(Beginning of DATASET ENTRIES)
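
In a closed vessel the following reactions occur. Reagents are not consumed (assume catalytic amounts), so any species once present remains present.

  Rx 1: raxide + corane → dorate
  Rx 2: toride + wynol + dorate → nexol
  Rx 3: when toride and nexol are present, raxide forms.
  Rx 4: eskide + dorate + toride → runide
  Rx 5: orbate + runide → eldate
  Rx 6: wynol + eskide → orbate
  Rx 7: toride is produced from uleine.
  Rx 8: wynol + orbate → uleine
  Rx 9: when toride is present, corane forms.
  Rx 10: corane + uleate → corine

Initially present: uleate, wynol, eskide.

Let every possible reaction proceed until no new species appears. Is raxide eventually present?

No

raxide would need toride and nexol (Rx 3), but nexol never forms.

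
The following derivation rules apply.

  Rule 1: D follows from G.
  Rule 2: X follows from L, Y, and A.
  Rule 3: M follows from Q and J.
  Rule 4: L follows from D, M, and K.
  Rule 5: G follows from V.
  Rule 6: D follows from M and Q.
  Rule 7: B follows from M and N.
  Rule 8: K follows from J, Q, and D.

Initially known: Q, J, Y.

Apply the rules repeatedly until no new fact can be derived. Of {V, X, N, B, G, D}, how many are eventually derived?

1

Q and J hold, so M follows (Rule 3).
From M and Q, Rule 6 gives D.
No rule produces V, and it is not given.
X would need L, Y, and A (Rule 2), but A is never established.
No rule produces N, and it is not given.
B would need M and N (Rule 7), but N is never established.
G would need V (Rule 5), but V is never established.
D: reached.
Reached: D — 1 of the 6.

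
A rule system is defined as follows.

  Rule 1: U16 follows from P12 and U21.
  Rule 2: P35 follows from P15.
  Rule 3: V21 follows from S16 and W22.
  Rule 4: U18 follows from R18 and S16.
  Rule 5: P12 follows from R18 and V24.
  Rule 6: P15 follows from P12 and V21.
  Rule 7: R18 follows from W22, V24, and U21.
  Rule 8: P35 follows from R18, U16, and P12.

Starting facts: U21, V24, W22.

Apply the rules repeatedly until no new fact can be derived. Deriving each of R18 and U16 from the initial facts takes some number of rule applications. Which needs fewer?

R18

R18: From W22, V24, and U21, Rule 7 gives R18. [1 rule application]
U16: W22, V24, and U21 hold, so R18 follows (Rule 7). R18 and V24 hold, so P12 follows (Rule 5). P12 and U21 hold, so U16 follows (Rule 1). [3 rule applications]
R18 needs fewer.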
(End of DATASET ENTRIES)
YOUR TASK: All of the records above are to be returned exactly as they stand.

THE COMPLETED TASK:
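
In a closed vessel the following reactions occur. Reagents are not consumed (assume catalytic amounts), so any species once present remains present.

  Rx 1: raxide + corane → dorate
  Rx 2: toride + wynol + dorate → nexol
  Rx 3: when toride and nexol are present, raxide forms.
  Rx 4: eskide + dorate + toride → runide
  Rx 5: orbate + runide → eldate
  Rx 6: wynol + eskide → orbate
  Rx 7: toride is produced from uleine.
  Rx 8: wynol + orbate → uleine
  Rx 9: when toride is present, corane forms.
  Rx 10: corane + uleate → corine

Initially present: uleate, wynol, eskide.

Let every possible reaction proceed until no new species appears. Is raxide eventually present?

No

raxide would need toride and nexol (Rx 3), but nexol never forms.

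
The following derivation rules apply.

  Rule 1: D follows from G.
  Rule 2: X follows from L, Y, and A.
  Rule 3: M follows from Q and J.
  Rule 4: L follows from D, M, and K.
  Rule 5: G follows from V.
  Rule 6: D follows from M and Q.
  Rule 7: B follows from M and N.
  Rule 8: K follows from J, Q, and D.

Initially known: Q, J, Y.

Apply the rules repeatedly until no new fact can be derived. Of {V, X, N, B, G, D}, how many are eventually derived?

1

Q and J hold, so M follows (Rule 3).
From M and Q, Rule 6 gives D.
No rule produces V, and it is not given.
X would need L, Y, and A (Rule 2), but A is never established.
No rule produces N, and it is not given.
B would need M and N (Rule 7), but N is never established.
G would need V (Rule 5), but V is never established.
D: reached.
Reached: D — 1 of the 6.

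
A rule system is defined as follows.

  Rule 1: U16 follows from P12 and U21.
  Rule 2: P35 follows from P15.
  Rule 3: V21 follows from S16 and W22.
  Rule 4: U18 follows from R18 and S16.
  Rule 5: P12 follows from R18 and V24.
  Rule 6: P15 follows from P12 and V21.
  Rule 7: R18 follows from W22, V24, and U21.
  Rule 8: P35 follows from R18, U16, and P12.

Starting facts: U21, V24, W22.

Apply the rules repeatedly until no new fact can be derived. Deriving each of R18 and U16 from the initial facts takes some number of rule applications. Which needs fewer?

R18

R18: From W22, V24, and U21, Rule 7 gives R18. [1 rule application]
U16: W22, V24, and U21 hold, so R18 follows (Rule 7). R18 and V24 hold, so P12 follows (Rule 5). P12 and U21 hold, so U16 follows (Rule 1). [3 rule applications]
R18 needs fewer.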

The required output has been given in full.